Material for this exercise Block Start

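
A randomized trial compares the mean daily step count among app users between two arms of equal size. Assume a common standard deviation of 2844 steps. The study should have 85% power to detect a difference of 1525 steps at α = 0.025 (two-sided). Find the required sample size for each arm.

75 per group

For two equal groups, n per group = 2·((z_{α/2} + z_β)·σ/δ)².
z_{α/2} = 2.241; z_β = 1.036 (power 85%).
n = 2 × (3.277 × 2844 / 1525)² = 2 × 37.35 = 74.70
Round up: n = 75 per group.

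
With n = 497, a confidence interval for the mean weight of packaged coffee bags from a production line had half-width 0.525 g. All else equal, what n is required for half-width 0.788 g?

n = 221

Margin of error scales as 1/√n, so n₂ = n₁·(E₁/E₂)².
n₂ = 497 × (0.525/0.788)² = 497 × 0.4439 = 220.62
Round up: n₂ = 221.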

Material for this exercise Block End

Problem to solve —
The answer should be all the entries, restated with no word changed.

Response —
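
A randomized trial compares the mean daily step count among app users between two arms of equal size. Assume a common standard deviation of 2844 steps. The study should have 85% power to detect a difference of 1525 steps at α = 0.025 (two-sided). Find the required sample size for each arm.

75 per group

For two equal groups, n per group = 2·((z_{α/2} + z_β)·σ/δ)².
z_{α/2} = 2.241; z_β = 1.036 (power 85%).
n = 2 × (3.277 × 2844 / 1525)² = 2 × 37.35 = 74.70
Round up: n = 75 per group.

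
With n = 497, a confidence interval for the mean weight of packaged coffee bags from a production line had half-width 0.525 g. All else equal, what n is required for half-width 0.788 g?

n = 221

Margin of error scales as 1/√n, so n₂ = n₁·(E₁/E₂)².
n₂ = 497 × (0.525/0.788)² = 497 × 0.4439 = 220.62
Round up: n₂ = 221.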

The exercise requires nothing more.